Start of Block

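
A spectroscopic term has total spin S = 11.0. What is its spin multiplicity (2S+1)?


Spin multiplicity = 2S + 1
= 2 * 11.0 + 1
= 22.0 + 1
= 23

23


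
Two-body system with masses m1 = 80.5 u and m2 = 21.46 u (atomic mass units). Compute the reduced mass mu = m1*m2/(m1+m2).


mu = m1 * m2 / (m1 + m2)
= 80.5 * 21.46 / (80.5 + 21.46)
= 1727.53 / 101.96
= 16.9432 u

16.9432


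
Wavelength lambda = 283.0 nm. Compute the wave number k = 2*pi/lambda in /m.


k = 2 * pi / lambda
= 6.2832 / (283.0e-9)
= 6.2832 / 2.8300e-07
= 2.2202e+07 /m

2.2202e+07


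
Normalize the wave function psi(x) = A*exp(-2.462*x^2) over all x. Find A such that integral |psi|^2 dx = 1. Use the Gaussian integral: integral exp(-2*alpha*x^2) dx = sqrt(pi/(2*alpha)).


integral |psi|^2 dx = A^2 * sqrt(pi/(2*alpha)) = 1
A^2 = sqrt(2*alpha/pi)
= sqrt(2 * 2.462 / pi)
= 1.251942
A = sqrt(1.251942)
= 1.1189

1.1189


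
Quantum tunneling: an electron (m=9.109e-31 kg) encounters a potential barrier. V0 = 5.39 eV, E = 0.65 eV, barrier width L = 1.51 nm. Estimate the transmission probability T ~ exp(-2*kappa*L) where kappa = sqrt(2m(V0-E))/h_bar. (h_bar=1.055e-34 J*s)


V0 - E = 4.74 eV = 7.5935e-19 J
kappa = sqrt(2 * m * (V0-E)) / h_bar
= sqrt(2 * 9.109e-31 * 7.5935e-19) / 1.055e-34
= 1.1149e+10 /m
2*kappa*L = 2 * 1.1149e+10 * 1.51e-9
= 33.6686
T = exp(-33.6686) = 2.387295e-15

2.387295e-15


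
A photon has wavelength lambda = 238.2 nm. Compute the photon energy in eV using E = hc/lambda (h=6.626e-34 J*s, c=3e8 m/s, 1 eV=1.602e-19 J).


E = hc / lambda
= (6.626e-34)(3e8) / (238.2e-9)
= 1.9878e-25 / 2.3820e-07
= 8.3451e-19 J
Converting to eV: 8.3451e-19 / 1.602e-19
= 5.2092 eV

5.2092


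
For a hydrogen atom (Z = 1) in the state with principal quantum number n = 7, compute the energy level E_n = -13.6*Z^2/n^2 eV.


E_n = -13.6 * Z^2 / n^2
= -13.6 * 1^2 / 7^2
= -13.6 * 1 / 49
= -0.2776 eV

-0.2776


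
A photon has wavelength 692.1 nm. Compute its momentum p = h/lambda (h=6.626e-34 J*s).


p = h / lambda
= 6.626e-34 / (692.1e-9)
= 6.626e-34 / 6.9210e-07
= 9.5738e-28 kg*m/s

9.5738e-28


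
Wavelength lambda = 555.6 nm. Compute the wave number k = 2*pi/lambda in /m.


k = 2 * pi / lambda
= 6.2832 / (555.6e-9)
= 6.2832 / 5.5560e-07
= 1.1309e+07 /m

1.1309e+07


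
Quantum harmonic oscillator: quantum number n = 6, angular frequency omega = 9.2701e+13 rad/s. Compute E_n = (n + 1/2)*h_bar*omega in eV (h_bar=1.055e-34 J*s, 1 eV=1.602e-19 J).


E = (n + 1/2) * h_bar * omega
= (6 + 0.5) * 1.055e-34 * 9.2701e+13
= 6.5 * 9.7800e-21
= 6.3570e-20 J
= 0.3968 eV

0.3968


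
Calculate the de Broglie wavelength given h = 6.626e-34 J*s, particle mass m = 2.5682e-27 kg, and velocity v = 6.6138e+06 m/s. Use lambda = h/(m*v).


lambda = h / (m * v)
= 6.626e-34 / (2.5682e-27 * 6.6138e+06)
= 6.626e-34 / 1.6986e-20
= 3.9010e-14 m

3.9010e-14


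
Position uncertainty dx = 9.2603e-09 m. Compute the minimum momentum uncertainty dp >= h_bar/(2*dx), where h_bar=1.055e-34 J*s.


dp = h_bar / (2 * dx)
= 1.055e-34 / (2 * 9.2603e-09)
= 1.055e-34 / 1.8521e-08
= 5.6964e-27 kg*m/s

5.6964e-27


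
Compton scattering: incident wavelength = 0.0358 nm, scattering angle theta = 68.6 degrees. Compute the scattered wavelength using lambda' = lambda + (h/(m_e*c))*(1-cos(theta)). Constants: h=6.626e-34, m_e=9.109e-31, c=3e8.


Compton wavelength: h/(m_e*c) = 2.4247e-12 m
d_lambda = 2.4247e-12 * (1 - cos(68.6 deg))
= 2.4247e-12 * 0.635123
= 1.5400e-12 m = 0.00154 nm
lambda' = 0.0358 + 0.00154
= 0.03734 nm

0.03734


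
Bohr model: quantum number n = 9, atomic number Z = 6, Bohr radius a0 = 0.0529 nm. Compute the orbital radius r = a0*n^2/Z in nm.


r = a0 * n^2 / Z
= 0.0529 * 9^2 / 6
= 0.0529 * 81 / 6
= 0.7142 nm

0.7142


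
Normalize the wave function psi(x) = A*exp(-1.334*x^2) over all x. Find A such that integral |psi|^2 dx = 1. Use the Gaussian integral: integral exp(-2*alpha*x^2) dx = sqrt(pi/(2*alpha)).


integral |psi|^2 dx = A^2 * sqrt(pi/(2*alpha)) = 1
A^2 = sqrt(2*alpha/pi)
= sqrt(2 * 1.334 / pi)
= 0.921548
A = sqrt(0.921548)
= 0.96

0.96


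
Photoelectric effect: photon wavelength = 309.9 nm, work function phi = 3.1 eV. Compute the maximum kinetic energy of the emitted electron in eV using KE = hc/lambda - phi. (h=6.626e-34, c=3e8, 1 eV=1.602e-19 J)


E_photon = hc / lambda
= (6.626e-34)(3e8) / (309.9e-9)
= 6.4143e-19 J
= 4.0039 eV
KE = E_photon - phi
= 4.0039 - 3.1
= 0.9039 eV

0.9039


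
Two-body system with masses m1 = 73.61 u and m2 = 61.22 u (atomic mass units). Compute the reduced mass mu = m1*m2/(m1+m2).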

End of Block

When the entries above are retyped, each line must stay exactly as it is.

RESPONSE TO THIS TASK:
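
A spectroscopic term has total spin S = 11.0. What is its spin multiplicity (2S+1)?


Spin multiplicity = 2S + 1
= 2 * 11.0 + 1
= 22.0 + 1
= 23

23


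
Two-body system with masses m1 = 80.5 u and m2 = 21.46 u (atomic mass units). Compute the reduced mass mu = m1*m2/(m1+m2).


mu = m1 * m2 / (m1 + m2)
= 80.5 * 21.46 / (80.5 + 21.46)
= 1727.53 / 101.96
= 16.9432 u

16.9432


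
Wavelength lambda = 283.0 nm. Compute the wave number k = 2*pi/lambda in /m.


k = 2 * pi / lambda
= 6.2832 / (283.0e-9)
= 6.2832 / 2.8300e-07
= 2.2202e+07 /m

2.2202e+07


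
Normalize the wave function psi(x) = A*exp(-2.462*x^2) over all x. Find A such that integral |psi|^2 dx = 1. Use the Gaussian integral: integral exp(-2*alpha*x^2) dx = sqrt(pi/(2*alpha)).


integral |psi|^2 dx = A^2 * sqrt(pi/(2*alpha)) = 1
A^2 = sqrt(2*alpha/pi)
= sqrt(2 * 2.462 / pi)
= 1.251942
A = sqrt(1.251942)
= 1.1189

1.1189


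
Quantum tunneling: an electron (m=9.109e-31 kg) encounters a potential barrier. V0 = 5.39 eV, E = 0.65 eV, barrier width L = 1.51 nm. Estimate the transmission probability T ~ exp(-2*kappa*L) where kappa = sqrt(2m(V0-E))/h_bar. (h_bar=1.055e-34 J*s)


V0 - E = 4.74 eV = 7.5935e-19 J
kappa = sqrt(2 * m * (V0-E)) / h_bar
= sqrt(2 * 9.109e-31 * 7.5935e-19) / 1.055e-34
= 1.1149e+10 /m
2*kappa*L = 2 * 1.1149e+10 * 1.51e-9
= 33.6686
T = exp(-33.6686) = 2.387295e-15

2.387295e-15


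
A photon has wavelength lambda = 238.2 nm. Compute the photon energy in eV using E = hc/lambda (h=6.626e-34 J*s, c=3e8 m/s, 1 eV=1.602e-19 J).


E = hc / lambda
= (6.626e-34)(3e8) / (238.2e-9)
= 1.9878e-25 / 2.3820e-07
= 8.3451e-19 J
Converting to eV: 8.3451e-19 / 1.602e-19
= 5.2092 eV

5.2092


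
For a hydrogen atom (Z = 1) in the state with principal quantum number n = 7, compute the energy level E_n = -13.6*Z^2/n^2 eV.


E_n = -13.6 * Z^2 / n^2
= -13.6 * 1^2 / 7^2
= -13.6 * 1 / 49
= -0.2776 eV

-0.2776


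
A photon has wavelength 692.1 nm. Compute its momentum p = h/lambda (h=6.626e-34 J*s).


p = h / lambda
= 6.626e-34 / (692.1e-9)
= 6.626e-34 / 6.9210e-07
= 9.5738e-28 kg*m/s

9.5738e-28


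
Wavelength lambda = 555.6 nm. Compute the wave number k = 2*pi/lambda in /m.


k = 2 * pi / lambda
= 6.2832 / (555.6e-9)
= 6.2832 / 5.5560e-07
= 1.1309e+07 /m

1.1309e+07


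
Quantum harmonic oscillator: quantum number n = 6, angular frequency omega = 9.2701e+13 rad/s. Compute E_n = (n + 1/2)*h_bar*omega in eV (h_bar=1.055e-34 J*s, 1 eV=1.602e-19 J).


E = (n + 1/2) * h_bar * omega
= (6 + 0.5) * 1.055e-34 * 9.2701e+13
= 6.5 * 9.7800e-21
= 6.3570e-20 J
= 0.3968 eV

0.3968


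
Calculate the de Broglie wavelength given h = 6.626e-34 J*s, particle mass m = 2.5682e-27 kg, and velocity v = 6.6138e+06 m/s. Use lambda = h/(m*v).


lambda = h / (m * v)
= 6.626e-34 / (2.5682e-27 * 6.6138e+06)
= 6.626e-34 / 1.6986e-20
= 3.9010e-14 m

3.9010e-14


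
Position uncertainty dx = 9.2603e-09 m. Compute the minimum momentum uncertainty dp >= h_bar/(2*dx), where h_bar=1.055e-34 J*s.


dp = h_bar / (2 * dx)
= 1.055e-34 / (2 * 9.2603e-09)
= 1.055e-34 / 1.8521e-08
= 5.6964e-27 kg*m/s

5.6964e-27


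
Compton scattering: incident wavelength = 0.0358 nm, scattering angle theta = 68.6 degrees. Compute the scattered wavelength using lambda' = lambda + (h/(m_e*c))*(1-cos(theta)). Constants: h=6.626e-34, m_e=9.109e-31, c=3e8.


Compton wavelength: h/(m_e*c) = 2.4247e-12 m
d_lambda = 2.4247e-12 * (1 - cos(68.6 deg))
= 2.4247e-12 * 0.635123
= 1.5400e-12 m = 0.00154 nm
lambda' = 0.0358 + 0.00154
= 0.03734 nm

0.03734


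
Bohr model: quantum number n = 9, atomic number Z = 6, Bohr radius a0 = 0.0529 nm. Compute the orbital radius r = a0*n^2/Z in nm.


r = a0 * n^2 / Z
= 0.0529 * 9^2 / 6
= 0.0529 * 81 / 6
= 0.7142 nm

0.7142


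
Normalize the wave function psi(x) = A*exp(-1.334*x^2) over all x. Find A such that integral |psi|^2 dx = 1. Use the Gaussian integral: integral exp(-2*alpha*x^2) dx = sqrt(pi/(2*alpha)).


integral |psi|^2 dx = A^2 * sqrt(pi/(2*alpha)) = 1
A^2 = sqrt(2*alpha/pi)
= sqrt(2 * 1.334 / pi)
= 0.921548
A = sqrt(0.921548)
= 0.96

0.96


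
Photoelectric effect: photon wavelength = 309.9 nm, work function phi = 3.1 eV. Compute the maximum kinetic energy of the emitted electron in eV using KE = hc/lambda - phi. (h=6.626e-34, c=3e8, 1 eV=1.602e-19 J)


E_photon = hc / lambda
= (6.626e-34)(3e8) / (309.9e-9)
= 6.4143e-19 J
= 4.0039 eV
KE = E_photon - phi
= 4.0039 - 3.1
= 0.9039 eV

0.9039


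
Two-body system with masses m1 = 73.61 u and m2 = 61.22 u (atomic mass units). Compute the reduced mass mu = m1*m2/(m1+m2).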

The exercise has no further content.